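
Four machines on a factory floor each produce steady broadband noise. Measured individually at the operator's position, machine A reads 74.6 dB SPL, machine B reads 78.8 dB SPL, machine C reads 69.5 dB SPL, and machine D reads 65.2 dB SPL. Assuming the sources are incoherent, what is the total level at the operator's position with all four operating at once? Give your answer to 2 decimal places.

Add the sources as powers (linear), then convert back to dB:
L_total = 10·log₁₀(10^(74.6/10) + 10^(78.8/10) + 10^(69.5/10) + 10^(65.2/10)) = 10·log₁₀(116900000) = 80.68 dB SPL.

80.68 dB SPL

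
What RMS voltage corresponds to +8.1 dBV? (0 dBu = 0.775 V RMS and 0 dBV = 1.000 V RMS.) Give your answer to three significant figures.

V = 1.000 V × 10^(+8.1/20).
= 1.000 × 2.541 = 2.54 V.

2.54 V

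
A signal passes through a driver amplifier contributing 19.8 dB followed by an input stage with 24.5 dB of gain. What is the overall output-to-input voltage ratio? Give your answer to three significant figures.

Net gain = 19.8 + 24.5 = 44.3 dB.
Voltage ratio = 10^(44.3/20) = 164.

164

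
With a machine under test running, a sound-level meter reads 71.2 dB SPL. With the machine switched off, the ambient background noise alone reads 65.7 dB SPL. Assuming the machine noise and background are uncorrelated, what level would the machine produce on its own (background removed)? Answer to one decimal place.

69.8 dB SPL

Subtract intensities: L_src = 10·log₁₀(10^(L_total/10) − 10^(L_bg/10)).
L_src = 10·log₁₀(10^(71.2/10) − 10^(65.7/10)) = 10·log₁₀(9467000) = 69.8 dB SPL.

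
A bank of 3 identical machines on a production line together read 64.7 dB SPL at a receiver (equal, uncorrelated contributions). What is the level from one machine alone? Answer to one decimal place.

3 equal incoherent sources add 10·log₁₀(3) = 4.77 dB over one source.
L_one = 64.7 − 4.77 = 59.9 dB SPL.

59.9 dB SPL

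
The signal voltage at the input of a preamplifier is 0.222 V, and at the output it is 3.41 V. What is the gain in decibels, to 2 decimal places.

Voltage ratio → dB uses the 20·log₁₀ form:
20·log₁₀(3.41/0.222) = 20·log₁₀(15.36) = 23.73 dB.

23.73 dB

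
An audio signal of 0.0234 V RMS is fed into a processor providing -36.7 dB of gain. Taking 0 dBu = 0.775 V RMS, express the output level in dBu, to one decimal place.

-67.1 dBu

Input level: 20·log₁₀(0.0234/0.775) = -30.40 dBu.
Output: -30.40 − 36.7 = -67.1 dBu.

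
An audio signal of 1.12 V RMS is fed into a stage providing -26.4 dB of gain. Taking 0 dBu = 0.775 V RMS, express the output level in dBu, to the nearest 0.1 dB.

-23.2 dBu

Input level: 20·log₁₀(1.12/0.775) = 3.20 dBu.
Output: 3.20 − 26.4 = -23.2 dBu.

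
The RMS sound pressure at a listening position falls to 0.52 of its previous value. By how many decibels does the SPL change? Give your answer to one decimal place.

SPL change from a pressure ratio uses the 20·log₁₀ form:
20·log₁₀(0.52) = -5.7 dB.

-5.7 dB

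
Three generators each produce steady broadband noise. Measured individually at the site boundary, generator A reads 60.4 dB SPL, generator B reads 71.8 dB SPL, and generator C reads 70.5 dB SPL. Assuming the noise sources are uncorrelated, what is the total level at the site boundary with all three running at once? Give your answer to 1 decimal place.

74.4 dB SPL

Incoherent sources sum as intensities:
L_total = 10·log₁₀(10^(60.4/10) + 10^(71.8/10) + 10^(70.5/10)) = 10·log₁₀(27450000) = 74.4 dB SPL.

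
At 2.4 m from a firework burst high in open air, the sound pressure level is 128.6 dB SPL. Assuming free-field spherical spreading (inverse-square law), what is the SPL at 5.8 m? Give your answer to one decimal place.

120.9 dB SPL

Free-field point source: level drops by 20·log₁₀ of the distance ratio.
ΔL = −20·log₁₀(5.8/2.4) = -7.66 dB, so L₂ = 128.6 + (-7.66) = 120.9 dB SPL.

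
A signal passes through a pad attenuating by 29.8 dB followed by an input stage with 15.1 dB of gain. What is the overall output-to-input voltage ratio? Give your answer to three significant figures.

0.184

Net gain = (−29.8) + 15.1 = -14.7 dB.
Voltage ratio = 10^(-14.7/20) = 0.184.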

### [Work to complete]
Print exactly the lines from the one containing "The RMS sound" through the last line of the records above, both included.

### [Result of this task]
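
The RMS sound pressure at a listening position falls to 0.52 of its previous value. By how many decibels does the SPL change? Give your answer to one decimal place.

SPL change from a pressure ratio uses the 20·log₁₀ form:
20·log₁₀(0.52) = -5.7 dB.

-5.7 dB

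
Three generators each produce steady broadband noise. Measured individually at the site boundary, generator A reads 60.4 dB SPL, generator B reads 71.8 dB SPL, and generator C reads 70.5 dB SPL. Assuming the noise sources are uncorrelated, what is the total level at the site boundary with all three running at once? Give your answer to 1 decimal place.

74.4 dB SPL

Incoherent sources sum as intensities:
L_total = 10·log₁₀(10^(60.4/10) + 10^(71.8/10) + 10^(70.5/10)) = 10·log₁₀(27450000) = 74.4 dB SPL.

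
At 2.4 m from a firework burst high in open air, the sound pressure level is 128.6 dB SPL. Assuming free-field spherical spreading (inverse-square law), what is the SPL at 5.8 m? Give your answer to one decimal place.

120.9 dB SPL

Free-field point source: level drops by 20·log₁₀ of the distance ratio.
ΔL = −20·log₁₀(5.8/2.4) = -7.66 dB, so L₂ = 128.6 + (-7.66) = 120.9 dB SPL.

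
A signal passes through a pad attenuating by 29.8 dB followed by an input stage with 15.1 dB of gain. What is the overall output-to-input voltage ratio? Give your answer to three significant figures.

0.184

Net gain = (−29.8) + 15.1 = -14.7 dB.
Voltage ratio = 10^(-14.7/20) = 0.184.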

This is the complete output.